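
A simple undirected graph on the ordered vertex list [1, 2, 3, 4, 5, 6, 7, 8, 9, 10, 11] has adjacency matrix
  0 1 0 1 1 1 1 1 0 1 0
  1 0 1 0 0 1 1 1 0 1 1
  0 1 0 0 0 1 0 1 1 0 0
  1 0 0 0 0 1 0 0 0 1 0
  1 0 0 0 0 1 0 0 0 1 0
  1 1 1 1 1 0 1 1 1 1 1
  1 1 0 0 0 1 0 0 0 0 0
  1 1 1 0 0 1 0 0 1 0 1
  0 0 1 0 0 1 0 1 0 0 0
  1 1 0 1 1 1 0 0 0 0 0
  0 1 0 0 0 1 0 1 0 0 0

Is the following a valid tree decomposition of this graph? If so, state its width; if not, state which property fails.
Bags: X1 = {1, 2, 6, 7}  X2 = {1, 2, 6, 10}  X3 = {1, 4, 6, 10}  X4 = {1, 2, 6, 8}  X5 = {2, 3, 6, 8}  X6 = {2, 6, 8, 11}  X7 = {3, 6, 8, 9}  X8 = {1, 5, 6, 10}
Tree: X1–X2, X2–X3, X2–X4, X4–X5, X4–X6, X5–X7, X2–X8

Checking the three conditions: (i) the bags cover all of {1, 2, 3, 4, 5, 6, 7, 8, 9, 10, 11}; (ii) for each edge, some bag contains both endpoints; (iii) the bags containing any fixed vertex form a subtree. All hold, so the decomposition is valid with width 4 − 1 = 3.

Yes; width 3.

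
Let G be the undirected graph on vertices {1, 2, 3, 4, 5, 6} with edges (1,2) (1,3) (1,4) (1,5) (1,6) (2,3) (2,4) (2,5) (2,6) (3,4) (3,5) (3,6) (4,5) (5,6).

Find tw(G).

4

A width-4 tree decomposition is:
Bags: B1 = {1, 2, 3, 4, 5}  B2 = {1, 2, 3, 5, 6}
Tree: B1–B2
Every bag has size at most 5, so the width is 5 − 1 = 4 and tw(G) ≤ 4. Conversely, {1, 2, 3, 4, 5} is a clique of size 5, and the vertices of any clique must share a bag in every tree decomposition; so some bag has ≥ 5 vertices and tw(G) ≥ 4. Hence tw(G) = 4 exactly.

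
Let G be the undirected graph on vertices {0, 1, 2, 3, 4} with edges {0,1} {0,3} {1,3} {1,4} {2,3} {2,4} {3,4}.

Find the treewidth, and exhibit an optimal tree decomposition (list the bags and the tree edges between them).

Treewidth 2.
One such decomposition:
Bags: B1 = {2, 3, 4}  B2 = {1, 3, 4}  B3 = {0, 1, 3}
Tree: B1–B2, B2–B3

The largest bag has 3 vertices, giving width 2; this decomposition certifies tw(G) ≤ 2. On the other hand G contains the 3-clique {0, 1, 3}. A clique must lie in a single bag of any decomposition, so no decomposition can have width below 2. The upper and lower bounds meet at 2, so that is the treewidth.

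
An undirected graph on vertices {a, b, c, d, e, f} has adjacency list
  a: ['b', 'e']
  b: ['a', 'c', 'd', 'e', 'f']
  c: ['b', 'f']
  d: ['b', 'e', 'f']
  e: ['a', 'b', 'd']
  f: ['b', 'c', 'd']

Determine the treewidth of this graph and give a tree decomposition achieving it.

Treewidth 2.
One such decomposition:
Bags: B1 = {a, b, e}  B2 = {b, d, e}  B3 = {b, d, f}  B4 = {b, c, f}
Tree: B1–B2, B2–B3, B3–B4

Each bag holds 3 vertices, so the decomposition has width 2, which upper-bounds the treewidth. Conversely, {b, d, e} is a clique of size 3, and the vertices of any clique must share a bag in every tree decomposition; so some bag has ≥ 3 vertices and tw(G) ≥ 2. The upper and lower bounds meet at 2, so that is the treewidth.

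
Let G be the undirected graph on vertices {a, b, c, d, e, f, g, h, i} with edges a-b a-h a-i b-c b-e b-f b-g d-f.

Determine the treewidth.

A width-1 tree decomposition is:
Bags: B1 = {b, e}  B2 = {b, g}  B3 = {b, c}  B4 = {a, b}  B5 = {b, f}  B6 = {a, h}  B7 = {a, i}  B8 = {d, f}
Tree: B1–B2, B1–B3, B1–B4, B2–B5, B4–B6, B6–B7, B5–B8
The largest bag has 2 vertices, giving width 1; this decomposition certifies tw(G) ≤ 1. Any graph with an edge has treewidth ≥ 1, and G has the edge e–b. The upper and lower bounds meet at 1, so that is the treewidth.

1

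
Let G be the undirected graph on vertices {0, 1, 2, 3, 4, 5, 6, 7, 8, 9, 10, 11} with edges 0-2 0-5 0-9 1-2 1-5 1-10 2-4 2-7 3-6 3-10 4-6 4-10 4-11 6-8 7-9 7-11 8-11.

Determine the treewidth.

A width-3 tree decomposition is:
Bags: B1 = {0, 1, 5, 9}  B2 = {0, 1, 2, 9}  B3 = {1, 2, 7, 9}  B4 = {1, 2, 7, 10}  B5 = {2, 4, 7, 10}  B6 = {4, 7, 10, 11}  B7 = {3, 4, 10, 11}  B8 = {3, 4, 6, 11}  B9 = {3, 6, 8, 11}
Tree: B1–B2, B2–B3, B3–B4, B4–B5, B5–B6, B6–B7, B7–B8, B8–B9
Each bag holds 4 vertices, so the decomposition has width 3, which upper-bounds the treewidth. For the lower bound: the 4 vertex sets {0,5,9}, {1}, {2}, {4,7,10,11} are disjoint, each induces a connected subgraph, and every pair is joined by at least one edge of G. Contracting each set to a single vertex therefore yields K_{4} as a minor, and since treewidth is minor-monotone, tw(G) ≥ tw(K_{4}) = 3. The upper and lower bounds meet at 3, so that is the treewidth.

3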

Exercise details: For the material, work out how many lines hold the string "adjacency". Your reply must be the number alone.

Problem solution: 2